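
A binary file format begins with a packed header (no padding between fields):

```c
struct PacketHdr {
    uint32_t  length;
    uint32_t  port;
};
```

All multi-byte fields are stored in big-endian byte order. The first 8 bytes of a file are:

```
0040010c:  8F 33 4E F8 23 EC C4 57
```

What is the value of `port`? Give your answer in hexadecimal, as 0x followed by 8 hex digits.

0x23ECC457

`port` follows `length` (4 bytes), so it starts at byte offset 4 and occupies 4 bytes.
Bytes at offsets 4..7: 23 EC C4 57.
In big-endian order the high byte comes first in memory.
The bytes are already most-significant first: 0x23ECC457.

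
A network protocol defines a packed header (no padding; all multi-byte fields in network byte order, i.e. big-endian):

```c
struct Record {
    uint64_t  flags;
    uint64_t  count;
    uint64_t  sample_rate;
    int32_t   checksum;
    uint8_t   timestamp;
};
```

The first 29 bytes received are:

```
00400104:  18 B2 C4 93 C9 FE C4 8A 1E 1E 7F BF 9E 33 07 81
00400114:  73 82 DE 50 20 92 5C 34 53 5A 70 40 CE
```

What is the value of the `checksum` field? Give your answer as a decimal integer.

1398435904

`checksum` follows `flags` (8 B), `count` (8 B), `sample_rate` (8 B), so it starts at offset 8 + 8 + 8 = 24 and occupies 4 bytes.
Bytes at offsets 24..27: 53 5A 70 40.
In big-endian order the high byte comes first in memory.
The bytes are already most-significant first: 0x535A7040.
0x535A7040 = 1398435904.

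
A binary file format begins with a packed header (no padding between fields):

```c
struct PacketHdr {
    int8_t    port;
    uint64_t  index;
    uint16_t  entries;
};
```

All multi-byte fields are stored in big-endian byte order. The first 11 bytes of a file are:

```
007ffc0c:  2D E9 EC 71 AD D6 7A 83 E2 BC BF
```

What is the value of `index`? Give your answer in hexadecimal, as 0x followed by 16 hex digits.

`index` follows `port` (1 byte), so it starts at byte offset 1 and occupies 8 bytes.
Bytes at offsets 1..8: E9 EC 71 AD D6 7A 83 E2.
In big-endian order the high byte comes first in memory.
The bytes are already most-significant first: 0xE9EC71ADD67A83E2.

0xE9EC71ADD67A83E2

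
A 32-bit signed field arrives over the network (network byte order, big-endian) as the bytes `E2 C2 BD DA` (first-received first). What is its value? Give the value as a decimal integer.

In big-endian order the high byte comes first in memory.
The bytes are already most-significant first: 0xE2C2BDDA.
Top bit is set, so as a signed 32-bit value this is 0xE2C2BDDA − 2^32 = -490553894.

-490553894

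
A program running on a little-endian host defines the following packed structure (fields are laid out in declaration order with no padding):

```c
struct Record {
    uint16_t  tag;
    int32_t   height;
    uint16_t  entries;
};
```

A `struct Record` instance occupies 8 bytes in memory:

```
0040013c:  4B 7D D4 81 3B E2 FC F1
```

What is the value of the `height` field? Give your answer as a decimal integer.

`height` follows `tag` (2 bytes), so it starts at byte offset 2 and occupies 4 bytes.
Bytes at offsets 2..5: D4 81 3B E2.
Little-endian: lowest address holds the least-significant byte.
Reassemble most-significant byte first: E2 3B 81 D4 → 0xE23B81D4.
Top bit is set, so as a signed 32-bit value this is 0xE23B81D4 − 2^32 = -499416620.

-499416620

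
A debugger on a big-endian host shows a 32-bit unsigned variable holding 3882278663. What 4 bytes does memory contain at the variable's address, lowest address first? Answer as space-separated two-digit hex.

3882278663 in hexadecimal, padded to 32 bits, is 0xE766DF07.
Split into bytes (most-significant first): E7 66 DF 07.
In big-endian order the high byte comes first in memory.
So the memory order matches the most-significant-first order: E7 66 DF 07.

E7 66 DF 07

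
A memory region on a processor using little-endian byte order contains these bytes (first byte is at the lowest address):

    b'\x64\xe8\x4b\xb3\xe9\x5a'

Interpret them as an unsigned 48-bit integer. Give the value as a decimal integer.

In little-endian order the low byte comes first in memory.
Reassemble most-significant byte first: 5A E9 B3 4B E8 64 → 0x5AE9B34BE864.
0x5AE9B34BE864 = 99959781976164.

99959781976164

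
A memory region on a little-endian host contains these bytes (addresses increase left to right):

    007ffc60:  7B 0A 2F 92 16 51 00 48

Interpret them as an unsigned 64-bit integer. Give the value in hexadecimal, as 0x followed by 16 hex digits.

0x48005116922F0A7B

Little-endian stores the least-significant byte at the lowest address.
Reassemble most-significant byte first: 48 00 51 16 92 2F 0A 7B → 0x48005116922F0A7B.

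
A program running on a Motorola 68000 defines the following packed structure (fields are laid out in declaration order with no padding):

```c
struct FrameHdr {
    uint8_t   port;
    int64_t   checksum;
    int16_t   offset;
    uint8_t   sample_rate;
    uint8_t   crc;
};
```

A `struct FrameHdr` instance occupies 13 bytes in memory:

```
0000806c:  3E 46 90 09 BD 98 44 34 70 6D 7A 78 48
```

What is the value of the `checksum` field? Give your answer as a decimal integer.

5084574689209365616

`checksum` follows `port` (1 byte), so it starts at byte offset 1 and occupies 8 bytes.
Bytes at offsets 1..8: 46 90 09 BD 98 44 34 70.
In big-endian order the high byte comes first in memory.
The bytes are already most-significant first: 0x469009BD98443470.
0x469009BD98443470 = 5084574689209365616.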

================

**YOUR OBJECTIVE**
Print the material in full. Keep it exactly as it is.

**RESPONSE TO THE EXERCISE**
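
A binary file format begins with a packed header (no padding between fields):

```c
struct PacketHdr {
    uint32_t  length;
    uint32_t  port;
};
```

All multi-byte fields are stored in big-endian byte order. The first 8 bytes of a file are:

```
0040010c:  8F 33 4E F8 23 EC C4 57
```

What is the value of `port`? Give your answer in hexadecimal, as 0x followed by 8 hex digits.

0x23ECC457

`port` follows `length` (4 bytes), so it starts at byte offset 4 and occupies 4 bytes.
Bytes at offsets 4..7: 23 EC C4 57.
In big-endian order the high byte comes first in memory.
The bytes are already most-significant first: 0x23ECC457.

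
A network protocol defines a packed header (no padding; all multi-byte fields in network byte order, i.e. big-endian):

```c
struct Record {
    uint64_t  flags;
    uint64_t  count;
    uint64_t  sample_rate;
    int32_t   checksum;
    uint8_t   timestamp;
};
```

The first 29 bytes received are:

```
00400104:  18 B2 C4 93 C9 FE C4 8A 1E 1E 7F BF 9E 33 07 81
00400114:  73 82 DE 50 20 92 5C 34 53 5A 70 40 CE
```

What is the value of the `checksum` field? Give your answer as a decimal integer.

1398435904

`checksum` follows `flags` (8 B), `count` (8 B), `sample_rate` (8 B), so it starts at offset 8 + 8 + 8 = 24 and occupies 4 bytes.
Bytes at offsets 24..27: 53 5A 70 40.
In big-endian order the high byte comes first in memory.
The bytes are already most-significant first: 0x535A7040.
0x535A7040 = 1398435904.

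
A binary file format begins with a packed header (no padding between fields):

```c
struct PacketHdr {
    int8_t    port;
    uint64_t  index;
    uint16_t  entries;
};
```

All multi-byte fields are stored in big-endian byte order. The first 11 bytes of a file are:

```
007ffc0c:  2D E9 EC 71 AD D6 7A 83 E2 BC BF
```

What is the value of `index`? Give your answer in hexadecimal, as 0x followed by 16 hex digits.

`index` follows `port` (1 byte), so it starts at byte offset 1 and occupies 8 bytes.
Bytes at offsets 1..8: E9 EC 71 AD D6 7A 83 E2.
In big-endian order the high byte comes first in memory.
The bytes are already most-significant first: 0xE9EC71ADD67A83E2.

0xE9EC71ADD67A83E2

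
A 32-bit signed field arrives over the network (network byte order, big-endian) as the bytes `E2 C2 BD DA` (first-received first). What is its value? Give the value as a decimal integer.

In big-endian order the high byte comes first in memory.
The bytes are already most-significant first: 0xE2C2BDDA.
Top bit is set, so as a signed 32-bit value this is 0xE2C2BDDA − 2^32 = -490553894.

-490553894

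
A program running on a little-endian host defines the following packed structure (fields are laid out in declaration order with no padding):

```c
struct Record {
    uint16_t  tag;
    int32_t   height;
    uint16_t  entries;
};
```

A `struct Record` instance occupies 8 bytes in memory:

```
0040013c:  4B 7D D4 81 3B E2 FC F1
```

What is the value of the `height` field? Give your answer as a decimal integer.

`height` follows `tag` (2 bytes), so it starts at byte offset 2 and occupies 4 bytes.
Bytes at offsets 2..5: D4 81 3B E2.
Little-endian: lowest address holds the least-significant byte.
Reassemble most-significant byte first: E2 3B 81 D4 → 0xE23B81D4.
Top bit is set, so as a signed 32-bit value this is 0xE23B81D4 − 2^32 = -499416620.

-499416620

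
A debugger on a big-endian host shows a 32-bit unsigned variable holding 3882278663. What 4 bytes does memory contain at the variable's address, lowest address first? Answer as space-separated two-digit hex.

3882278663 in hexadecimal, padded to 32 bits, is 0xE766DF07.
Split into bytes (most-significant first): E7 66 DF 07.
In big-endian order the high byte comes first in memory.
So the memory order matches the most-significant-first order: E7 66 DF 07.

E7 66 DF 07

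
A memory region on a processor using little-endian byte order contains these bytes (first byte is at the lowest address):

    b'\x64\xe8\x4b\xb3\xe9\x5a'

Interpret them as an unsigned 48-bit integer. Give the value as a decimal integer.

In little-endian order the low byte comes first in memory.
Reassemble most-significant byte first: 5A E9 B3 4B E8 64 → 0x5AE9B34BE864.
0x5AE9B34BE864 = 99959781976164.

99959781976164

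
A memory region on a little-endian host contains these bytes (addresses increase left to right):

    007ffc60:  7B 0A 2F 92 16 51 00 48

Interpret them as an unsigned 64-bit integer. Give the value in hexadecimal, as 0x followed by 16 hex digits.

0x48005116922F0A7B

Little-endian stores the least-significant byte at the lowest address.
Reassemble most-significant byte first: 48 00 51 16 92 2F 0A 7B → 0x48005116922F0A7B.

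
A program running on a Motorola 68000 defines the following packed structure (fields are laid out in declaration order with no padding):

```c
struct FrameHdr {
    uint8_t   port;
    int64_t   checksum;
    int16_t   offset;
    uint8_t   sample_rate;
    uint8_t   crc;
};
```

A `struct FrameHdr` instance occupies 13 bytes in memory:

```
0000806c:  3E 46 90 09 BD 98 44 34 70 6D 7A 78 48
```

What is the value of the `checksum` field? Give your answer as a decimal integer.

5084574689209365616

`checksum` follows `port` (1 byte), so it starts at byte offset 1 and occupies 8 bytes.
Bytes at offsets 1..8: 46 90 09 BD 98 44 34 70.
In big-endian order the high byte comes first in memory.
The bytes are already most-significant first: 0x469009BD98443470.
0x469009BD98443470 = 5084574689209365616.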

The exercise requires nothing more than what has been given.